Data extracted from a collection:
========

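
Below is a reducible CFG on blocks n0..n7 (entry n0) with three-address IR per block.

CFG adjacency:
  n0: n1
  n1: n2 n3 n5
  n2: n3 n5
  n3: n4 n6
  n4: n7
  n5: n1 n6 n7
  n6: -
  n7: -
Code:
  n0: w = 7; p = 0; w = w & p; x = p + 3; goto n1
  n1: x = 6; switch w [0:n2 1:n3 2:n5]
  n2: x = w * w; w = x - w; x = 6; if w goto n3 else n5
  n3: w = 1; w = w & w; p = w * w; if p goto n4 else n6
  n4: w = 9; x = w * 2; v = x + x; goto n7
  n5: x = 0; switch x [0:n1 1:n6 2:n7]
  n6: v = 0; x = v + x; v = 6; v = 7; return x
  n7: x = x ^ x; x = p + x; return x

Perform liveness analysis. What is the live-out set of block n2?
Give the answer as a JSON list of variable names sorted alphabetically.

Answer: ["p", "w", "x"]

Derivation:
def/use:
  n0: {p,w,x} / ∅
  n1: {x} / {w}
  n2: {w,x} / {w}
  n3: {p,w} / ∅
  n4: {v,w,x} / ∅
  n5: {x} / ∅
  n6: {v,x} / {x}
  n7: {x} / {p,x}

Liveness:
  n0 li=∅ lo={p,w}
  n1 li={p,w} lo={p,w,x}
  n2 li={p,w} lo={p,w,x}
  n3 li={x} lo={p,x}
  n4 li={p} lo={p,x}
  n5 li={p,w} lo={p,w,x}
  n6 li={x} lo=∅
  n7 li={p,x} lo=∅

live-out(n2) = ["p", "w", "x"]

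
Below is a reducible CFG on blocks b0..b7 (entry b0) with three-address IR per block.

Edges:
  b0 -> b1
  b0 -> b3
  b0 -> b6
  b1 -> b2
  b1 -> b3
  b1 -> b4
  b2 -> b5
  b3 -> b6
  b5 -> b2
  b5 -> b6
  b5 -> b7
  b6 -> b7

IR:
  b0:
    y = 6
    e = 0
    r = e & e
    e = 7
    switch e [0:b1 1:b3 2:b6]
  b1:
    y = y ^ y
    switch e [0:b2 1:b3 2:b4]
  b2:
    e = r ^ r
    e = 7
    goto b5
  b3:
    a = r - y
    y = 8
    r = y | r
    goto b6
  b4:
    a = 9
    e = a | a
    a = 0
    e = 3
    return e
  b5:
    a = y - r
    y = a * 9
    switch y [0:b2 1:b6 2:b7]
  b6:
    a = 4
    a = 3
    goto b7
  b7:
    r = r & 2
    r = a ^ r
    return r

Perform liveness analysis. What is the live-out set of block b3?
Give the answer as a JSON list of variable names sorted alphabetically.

Per-block:
  b0: def={e,r,y} ue=∅
  b1: def={y} ue={e,y}
  b2: def={e} ue={r}
  b3: def={a,r,y} ue={r,y}
  b4: def={a,e} ue=∅
  b5: def={a,y} ue={r,y}
  b6: def={a} ue=∅
  b7: def={r} ue={a,r}

Live sets:
  b0 li=∅ lo={e,r,y}
  b1 li={e,r,y} lo={r,y}
  b2 li={r,y} lo={r,y}
  b3 li={r,y} lo={r}
  b4 li=∅ lo=∅
  b5 li={r,y} lo={a,r,y}
  b6 li={r} lo={a,r}
  b7 li={a,r} lo=∅

live-out(b3) = ["r"]

Answer: ["r"]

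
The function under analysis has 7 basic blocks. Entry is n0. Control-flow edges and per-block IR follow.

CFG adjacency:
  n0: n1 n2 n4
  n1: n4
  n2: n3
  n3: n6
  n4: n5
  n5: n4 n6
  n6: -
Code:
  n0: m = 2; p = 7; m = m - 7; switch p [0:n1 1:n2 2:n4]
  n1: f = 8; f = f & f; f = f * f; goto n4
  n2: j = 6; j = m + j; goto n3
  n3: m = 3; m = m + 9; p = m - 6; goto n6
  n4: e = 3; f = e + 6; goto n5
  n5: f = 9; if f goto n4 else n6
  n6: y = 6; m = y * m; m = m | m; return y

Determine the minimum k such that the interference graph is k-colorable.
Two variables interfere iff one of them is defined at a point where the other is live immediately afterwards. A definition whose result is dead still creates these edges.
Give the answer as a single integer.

Per-block:
  n0: def={m,p} ue=∅
  n1: def={f} ue=∅
  n2: def={j} ue={m}
  n3: def={m,p} ue=∅
  n4: def={e,f} ue=∅
  n5: def={f} ue=∅
  n6: def={m,y} ue={m}

Backward fixpoint:
  n0 li=∅ lo={m}
  n1 li={m} lo={m}
  n2 li={m} lo=∅
  n3 li=∅ lo={m}
  n4 li={m} lo={m}
  n5 li={m} lo={m}
  n6 li={m} lo=∅

Interference:
  e — {m}
  f — {m}
  j — {m}
  m — {e,f,j,p,y}
  p — {m}
  y — {m}

Colouring:
  {e,m} pairwise interfere (2-clique) ⇒ χ ≥ 2
  2-colouring: r0={m}  r1={e,f,j,p,y}
  χ = 2

Answer: 2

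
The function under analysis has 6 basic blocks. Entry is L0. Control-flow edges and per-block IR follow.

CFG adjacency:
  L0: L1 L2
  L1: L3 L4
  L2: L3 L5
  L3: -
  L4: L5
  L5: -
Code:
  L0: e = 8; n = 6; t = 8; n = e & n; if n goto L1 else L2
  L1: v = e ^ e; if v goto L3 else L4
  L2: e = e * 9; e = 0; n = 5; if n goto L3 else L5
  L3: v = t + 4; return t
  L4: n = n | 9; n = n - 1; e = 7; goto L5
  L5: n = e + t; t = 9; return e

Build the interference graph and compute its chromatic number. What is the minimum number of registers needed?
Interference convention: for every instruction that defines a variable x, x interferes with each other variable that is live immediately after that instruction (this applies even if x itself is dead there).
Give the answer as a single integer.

Answer: 3

Derivation:
def/use:
  L0 def {e,n,t} use ∅
  L1 def {v} use {e}
  L2 def {e,n} use {e}
  L3 def {v} use {t}
  L4 def {e,n} use {n}
  L5 def {n,t} use {e,t}

Backward fixpoint:
  L0 li=∅ lo={e,n,t}
  L1 li={e,n,t} lo={n,t}
  L2 li={e,t} lo={e,t}
  L3 li={t} lo=∅
  L4 li={n,t} lo={e,t}
  L5 li={e,t} lo=∅

Interfere edges:
  e: {n,t}
  n: {e,t,v}
  t: {e,n,v}
  v: {n,t}

Chromatic number:
  clique {e,n,t} ⇒ need ≥ 3
  3-colouring: c0={n}  c1={t}  c2={e,v}
  χ = 3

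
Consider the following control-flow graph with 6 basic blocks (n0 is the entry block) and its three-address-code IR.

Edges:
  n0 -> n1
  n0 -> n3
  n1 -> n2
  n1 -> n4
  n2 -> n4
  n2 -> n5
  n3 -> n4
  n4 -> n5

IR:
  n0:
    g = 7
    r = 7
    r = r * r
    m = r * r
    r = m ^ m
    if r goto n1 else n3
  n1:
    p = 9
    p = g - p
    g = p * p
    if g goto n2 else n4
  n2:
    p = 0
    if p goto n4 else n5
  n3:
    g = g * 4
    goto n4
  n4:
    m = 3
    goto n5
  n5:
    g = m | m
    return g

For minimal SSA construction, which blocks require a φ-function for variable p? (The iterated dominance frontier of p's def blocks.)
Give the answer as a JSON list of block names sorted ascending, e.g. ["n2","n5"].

idom tree: n1←n0 n2←n1 n3←n0 n4←n0 n5←n0
Dom at joins:
  n4: preds {n1,n2,n3}: {n0,n1} ∩ {n0,n1,n2} ∩ {n0,n3} = {n0}; idom=n0
  n5: preds {n2,n4}: {n0,n1,n2} ∩ {n0,n4} = {n0}; idom=n0

DF derivation:
  n4←n1: walk n1 to n0
  n4←n2: walk n2→n1 to n0
  n4←n3: walk n3 to n0
  n5←n2: walk n2→n1 to n0
  n5←n4: walk n4 to n0
  n0: DF=∅
  n1: DF={n4,n5}
  n2: DF={n4,n5}
  n3: DF={n4}
  n4: DF={n5}
  n5: DF=∅

φ for p: defs {n1,n2}
  DF⁺ = {n4,n5}

Answer: ["n4", "n5"]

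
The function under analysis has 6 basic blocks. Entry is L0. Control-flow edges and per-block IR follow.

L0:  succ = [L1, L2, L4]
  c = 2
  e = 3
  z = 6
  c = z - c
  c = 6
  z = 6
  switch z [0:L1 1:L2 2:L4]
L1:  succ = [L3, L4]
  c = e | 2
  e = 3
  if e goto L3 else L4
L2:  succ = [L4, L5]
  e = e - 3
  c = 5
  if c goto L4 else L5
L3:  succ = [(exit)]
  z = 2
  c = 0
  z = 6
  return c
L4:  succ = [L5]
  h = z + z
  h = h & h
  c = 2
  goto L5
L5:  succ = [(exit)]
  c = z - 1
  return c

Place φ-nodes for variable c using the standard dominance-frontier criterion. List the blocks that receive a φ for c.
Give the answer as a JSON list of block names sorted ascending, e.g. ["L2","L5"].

idom tree: L1←L0 L2←L0 L3←L1 L4←L0 L5←L0
Join-block Dom:
  L4: preds {L0,L1,L2}: {L0} ∩ {L0,L1} ∩ {L0,L2} = {L0}; idom=L0
  L5: preds {L2,L4}: {L0,L2} ∩ {L0,L4} = {L0}; idom=L0

DF derivation:
  join L4 pred L0: · stop@L0
  join L4 pred L1: L1 stop@L0
  join L4 pred L2: L2 stop@L0
  join L5 pred L2: L2 stop@L0
  join L5 pred L4: L4 stop@L0
  DF(L0)=∅
  DF(L1)={L4}
  DF(L2)={L4,L5}
  DF(L3)=∅
  DF(L4)={L5}
  DF(L5)=∅

φ for c: defs {L0,L1,L2,L3,L4,L5}
  DF⁺ = {L4,L5}

Answer: ["L4", "L5"]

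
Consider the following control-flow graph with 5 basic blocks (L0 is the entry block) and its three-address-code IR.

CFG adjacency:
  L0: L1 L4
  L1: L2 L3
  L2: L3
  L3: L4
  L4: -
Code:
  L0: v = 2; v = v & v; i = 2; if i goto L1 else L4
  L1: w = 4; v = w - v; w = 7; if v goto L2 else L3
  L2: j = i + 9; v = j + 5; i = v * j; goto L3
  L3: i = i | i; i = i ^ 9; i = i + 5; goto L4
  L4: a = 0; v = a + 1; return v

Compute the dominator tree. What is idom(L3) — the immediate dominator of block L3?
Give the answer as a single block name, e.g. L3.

Answer: L1

Working:
idom tree: L1←L0 L2←L1 L3←L1 L4←L0
Join-block Dom:
  L3: preds {L1,L2}: {L0,L1} ∩ {L0,L1,L2} = {L0,L1}; idom=L1
  L4: preds {L0,L3}: {L0} ∩ {L0,L1,L3} = {L0}; idom=L0

idom(L3) = L1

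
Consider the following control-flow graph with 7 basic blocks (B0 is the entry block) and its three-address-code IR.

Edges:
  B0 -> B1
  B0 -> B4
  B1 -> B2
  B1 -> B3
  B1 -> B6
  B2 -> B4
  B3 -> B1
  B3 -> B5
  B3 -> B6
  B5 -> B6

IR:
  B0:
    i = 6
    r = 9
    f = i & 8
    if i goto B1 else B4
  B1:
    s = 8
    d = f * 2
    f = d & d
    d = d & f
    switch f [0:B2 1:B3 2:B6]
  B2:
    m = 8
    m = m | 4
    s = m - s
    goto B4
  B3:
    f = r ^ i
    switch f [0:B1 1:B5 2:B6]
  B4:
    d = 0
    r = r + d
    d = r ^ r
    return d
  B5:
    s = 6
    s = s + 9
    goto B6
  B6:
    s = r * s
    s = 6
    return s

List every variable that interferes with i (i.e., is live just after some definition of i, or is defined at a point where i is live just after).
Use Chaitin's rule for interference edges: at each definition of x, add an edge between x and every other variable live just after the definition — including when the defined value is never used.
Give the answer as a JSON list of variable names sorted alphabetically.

def/use:
  B0 def {f,i,r} use ∅
  B1 def {d,f,s} use {f}
  B2 def {m,s} use {s}
  B3 def {f} use {i,r}
  B4 def {d,r} use {r}
  B5 def {s} use ∅
  B6 def {s} use {r,s}

Live sets:
  B0 li=∅ lo={f,i,r}
  B1 li={f,i,r} lo={i,r,s}
  B2 li={r,s} lo={r}
  B3 li={i,r,s} lo={f,i,r,s}
  B4 li={r} lo=∅
  B5 li={r} lo={r,s}
  B6 li={r,s} lo=∅

Conflict graph:
  d↔{f,i,r,s}
  f↔{d,i,r,s}
  i↔{d,f,r,s}
  m↔{r,s}
  r↔{d,f,i,m,s}
  s↔{d,f,i,m,r}

N(i) = ["d", "f", "r", "s"]

Answer: ["d", "f", "r", "s"]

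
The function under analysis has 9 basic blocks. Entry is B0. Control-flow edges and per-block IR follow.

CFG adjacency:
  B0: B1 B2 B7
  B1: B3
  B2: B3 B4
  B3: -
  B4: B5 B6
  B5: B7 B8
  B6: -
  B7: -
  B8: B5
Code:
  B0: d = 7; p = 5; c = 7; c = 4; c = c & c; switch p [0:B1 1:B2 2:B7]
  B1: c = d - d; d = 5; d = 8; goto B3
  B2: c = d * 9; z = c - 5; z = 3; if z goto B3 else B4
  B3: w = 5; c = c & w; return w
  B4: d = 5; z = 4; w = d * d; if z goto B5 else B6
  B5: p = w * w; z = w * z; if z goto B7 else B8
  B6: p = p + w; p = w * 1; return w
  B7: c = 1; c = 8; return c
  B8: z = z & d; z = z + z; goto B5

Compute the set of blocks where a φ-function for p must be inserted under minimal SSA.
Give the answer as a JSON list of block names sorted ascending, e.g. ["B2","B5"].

Answer: ["B5", "B7"]

Derivation:
idom tree: B1←B0 B2←B0 B3←B0 B4←B2 B5←B4 B6←B4 B7←B0 B8←B5
Dom∩ at merges:
  B3: preds {B1,B2}: {B0,B1} ∩ {B0,B2} = {B0}; idom=B0
  B5: preds {B4,B8}: {B0,B2,B4} ∩ {B0,B2,B4,B5,B8} = {B0,B2,B4}; idom=B4
  B7: preds {B0,B5}: {B0} ∩ {B0,B2,B4,B5} = {B0}; idom=B0

DF derivation:
  B3←B1: walk B1 to B0
  B3←B2: walk B2 to B0
  B5←B4: walk · to B4
  B5←B8: walk B8→B5 to B4
  B7←B0: walk · to B0
  B7←B5: walk B5→B4→B2 to B0
  B0 → ∅
  B1 → {B3}
  B2 → {B3,B7}
  B3 → ∅
  B4 → {B7}
  B5 → {B5,B7}
  B6 → ∅
  B7 → ∅
  B8 → {B5}

φ for p: defs {B0,B5,B6}
  DF⁺ = {B5,B7}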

========

**Instructions to follow**
Line count for the word "other": tally the lines in the records that include it and give only the result.

**Solution for this problem**
3